• _TASK STATEMENT_:
The answer must consist of every line from the data that holds the string "outer".

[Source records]
____

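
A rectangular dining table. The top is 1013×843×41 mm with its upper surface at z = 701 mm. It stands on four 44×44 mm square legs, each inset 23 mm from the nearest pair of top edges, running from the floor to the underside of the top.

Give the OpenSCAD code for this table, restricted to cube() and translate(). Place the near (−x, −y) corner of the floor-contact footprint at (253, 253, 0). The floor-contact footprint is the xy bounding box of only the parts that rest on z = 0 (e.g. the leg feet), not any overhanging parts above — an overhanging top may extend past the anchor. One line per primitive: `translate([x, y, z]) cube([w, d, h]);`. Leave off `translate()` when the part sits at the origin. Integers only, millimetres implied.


translate([230, 230, 660]) cube([1013, 843, 41]);
translate([253, 253, 0]) cube([44, 44, 660]);
translate([1176, 253, 0]) cube([44, 44, 660]);
translate([253, 1006, 0]) cube([44, 44, 660]);
translate([1176, 1006, 0]) cube([44, 44, 660]);


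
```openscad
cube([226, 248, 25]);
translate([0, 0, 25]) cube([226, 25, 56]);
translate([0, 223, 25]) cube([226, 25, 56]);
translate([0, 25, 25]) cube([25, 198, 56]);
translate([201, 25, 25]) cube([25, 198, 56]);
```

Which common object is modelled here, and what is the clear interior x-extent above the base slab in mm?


An open box. The internal width is 176 mm.

A 226×248 base slab with four walls standing on it — an open box. The base is 226 mm wide and the walls are 25 mm thick, so the internal width is 226 − 2 × 25 = 176 mm.


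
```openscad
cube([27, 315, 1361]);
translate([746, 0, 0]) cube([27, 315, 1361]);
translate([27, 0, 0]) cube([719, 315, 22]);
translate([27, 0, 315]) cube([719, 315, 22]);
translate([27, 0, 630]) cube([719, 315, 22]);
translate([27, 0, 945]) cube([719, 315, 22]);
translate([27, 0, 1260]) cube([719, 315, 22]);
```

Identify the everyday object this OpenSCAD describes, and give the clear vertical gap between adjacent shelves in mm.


A bookshelf. The clear shelf gap is 293 mm.

Two tall side panels with 5 horizontal boards between them — a bookshelf. The first two shelf undersides are at z = 0 and z = 315; with shelf thickness 22, the clear gap is 315 − 0 − 22 = 293 mm.


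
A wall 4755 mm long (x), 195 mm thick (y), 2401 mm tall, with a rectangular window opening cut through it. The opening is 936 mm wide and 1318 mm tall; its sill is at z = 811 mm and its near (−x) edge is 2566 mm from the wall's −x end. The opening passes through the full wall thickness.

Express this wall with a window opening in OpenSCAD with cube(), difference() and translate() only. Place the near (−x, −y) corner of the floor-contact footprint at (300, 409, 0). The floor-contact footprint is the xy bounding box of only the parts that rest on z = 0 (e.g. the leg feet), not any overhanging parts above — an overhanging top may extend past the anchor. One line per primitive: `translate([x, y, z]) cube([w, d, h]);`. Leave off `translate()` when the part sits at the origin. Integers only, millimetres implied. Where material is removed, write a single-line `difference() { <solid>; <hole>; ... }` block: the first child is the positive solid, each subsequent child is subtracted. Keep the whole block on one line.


difference() { translate([300, 409, 0]) cube([4755, 195, 2401]); translate([2866, 409, 811]) cube([936, 195, 1318]); }


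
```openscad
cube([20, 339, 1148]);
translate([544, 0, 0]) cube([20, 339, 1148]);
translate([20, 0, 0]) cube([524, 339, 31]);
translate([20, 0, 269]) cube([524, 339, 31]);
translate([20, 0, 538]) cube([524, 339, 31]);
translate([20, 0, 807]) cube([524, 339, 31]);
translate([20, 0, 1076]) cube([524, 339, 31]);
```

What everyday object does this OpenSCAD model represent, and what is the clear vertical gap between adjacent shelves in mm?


A bookshelf. The clear shelf gap is 238 mm.

Two tall side panels with 5 horizontal boards between them — a bookshelf. The first two shelf undersides are at z = 0 and z = 269; with shelf thickness 31, the clear gap is 269 − 0 − 31 = 238 mm.


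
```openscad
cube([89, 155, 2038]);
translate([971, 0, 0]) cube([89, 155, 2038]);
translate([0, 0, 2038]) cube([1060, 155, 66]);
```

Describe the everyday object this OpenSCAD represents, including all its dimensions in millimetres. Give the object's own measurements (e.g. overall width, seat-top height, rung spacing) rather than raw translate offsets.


A door frame. The clear opening is 882 mm wide and 2038 mm high. Two 89 mm wide jambs, 155 mm deep, stand either side of the opening from the floor to the top of the opening. A 66 mm thick head sits across the top of both jambs, spanning the full outside width of the frame.


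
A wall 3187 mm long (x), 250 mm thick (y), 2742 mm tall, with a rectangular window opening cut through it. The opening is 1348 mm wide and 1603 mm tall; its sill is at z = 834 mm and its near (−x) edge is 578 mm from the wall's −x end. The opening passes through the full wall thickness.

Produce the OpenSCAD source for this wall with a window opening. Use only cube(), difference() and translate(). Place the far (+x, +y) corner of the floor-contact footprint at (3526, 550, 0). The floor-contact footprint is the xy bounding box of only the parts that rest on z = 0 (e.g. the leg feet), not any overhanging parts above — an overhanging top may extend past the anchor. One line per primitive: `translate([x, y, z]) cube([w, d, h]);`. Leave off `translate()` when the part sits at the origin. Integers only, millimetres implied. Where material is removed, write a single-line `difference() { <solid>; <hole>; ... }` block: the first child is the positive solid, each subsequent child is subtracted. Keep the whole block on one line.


difference() { translate([339, 300, 0]) cube([3187, 250, 2742]); translate([917, 300, 834]) cube([1348, 250, 1603]); }


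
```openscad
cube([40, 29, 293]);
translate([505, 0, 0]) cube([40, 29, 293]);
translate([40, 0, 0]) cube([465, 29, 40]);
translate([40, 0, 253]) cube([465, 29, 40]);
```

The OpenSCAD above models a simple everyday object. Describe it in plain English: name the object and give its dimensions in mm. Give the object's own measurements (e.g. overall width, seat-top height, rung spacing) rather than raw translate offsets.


A rectangular picture frame lying in the x–z plane (depth along y). The opening is 465 mm wide (x) by 213 mm tall (z), surrounded by a border 40 mm wide on all four sides. The frame is 29 mm deep and is made of two full-height vertical stiles with two horizontal rails fitted between them.


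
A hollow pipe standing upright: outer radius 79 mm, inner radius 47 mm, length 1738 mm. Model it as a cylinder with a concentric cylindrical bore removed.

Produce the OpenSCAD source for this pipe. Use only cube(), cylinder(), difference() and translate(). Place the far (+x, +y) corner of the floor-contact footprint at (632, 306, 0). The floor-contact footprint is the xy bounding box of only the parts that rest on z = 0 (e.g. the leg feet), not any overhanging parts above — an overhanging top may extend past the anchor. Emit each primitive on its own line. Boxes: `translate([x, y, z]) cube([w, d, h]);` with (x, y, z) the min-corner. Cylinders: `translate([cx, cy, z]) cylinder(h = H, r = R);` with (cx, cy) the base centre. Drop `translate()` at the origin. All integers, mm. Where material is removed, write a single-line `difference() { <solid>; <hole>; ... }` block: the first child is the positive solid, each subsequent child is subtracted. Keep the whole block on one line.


difference() { translate([553, 227, 0]) cylinder(h = 1738, r = 79); translate([553, 227, 0]) cylinder(h = 1738, r = 47); }


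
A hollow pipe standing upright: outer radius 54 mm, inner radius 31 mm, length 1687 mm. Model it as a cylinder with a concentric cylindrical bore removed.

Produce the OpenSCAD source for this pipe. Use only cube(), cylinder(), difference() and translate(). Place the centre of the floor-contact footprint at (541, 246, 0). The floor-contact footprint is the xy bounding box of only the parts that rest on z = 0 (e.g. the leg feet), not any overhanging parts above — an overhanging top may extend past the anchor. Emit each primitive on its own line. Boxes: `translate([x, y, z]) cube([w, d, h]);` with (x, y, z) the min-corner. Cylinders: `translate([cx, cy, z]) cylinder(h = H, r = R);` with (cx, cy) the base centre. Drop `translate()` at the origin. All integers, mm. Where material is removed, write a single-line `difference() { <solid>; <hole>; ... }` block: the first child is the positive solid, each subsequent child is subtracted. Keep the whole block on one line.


difference() { translate([541, 246, 0]) cylinder(h = 1687, r = 54); translate([541, 246, 0]) cylinder(h = 1687, r = 31); }


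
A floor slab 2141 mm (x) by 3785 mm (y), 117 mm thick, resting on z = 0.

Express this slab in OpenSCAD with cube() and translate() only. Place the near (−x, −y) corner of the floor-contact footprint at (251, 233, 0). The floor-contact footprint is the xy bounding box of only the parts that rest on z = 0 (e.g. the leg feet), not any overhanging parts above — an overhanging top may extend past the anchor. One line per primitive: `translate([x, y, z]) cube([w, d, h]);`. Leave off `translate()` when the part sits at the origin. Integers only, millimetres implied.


translate([251, 233, 0]) cube([2141, 3785, 117]);


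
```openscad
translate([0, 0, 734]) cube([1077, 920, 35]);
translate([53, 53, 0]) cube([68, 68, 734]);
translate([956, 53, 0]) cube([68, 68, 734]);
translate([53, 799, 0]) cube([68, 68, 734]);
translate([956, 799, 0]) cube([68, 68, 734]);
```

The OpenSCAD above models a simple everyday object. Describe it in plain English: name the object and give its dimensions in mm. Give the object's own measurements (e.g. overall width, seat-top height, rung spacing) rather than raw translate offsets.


A table: top 1077 mm (x) × 920 mm (y), 35 mm thick, upper face at z = 769 mm, on four 68×68 mm square legs, each inset 53 mm from the nearest pair of top edges from z = 0 to the bottom of the top.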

____

• _WRITTEN RESPONSE_:
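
A hollow pipe standing upright: outer radius 79 mm, inner radius 47 mm, length 1738 mm. Model it as a cylinder with a concentric cylindrical bore removed.
A hollow pipe standing upright: outer radius 54 mm, inner radius 31 mm, length 1687 mm. Model it as a cylinder with a concentric cylindrical bore removed.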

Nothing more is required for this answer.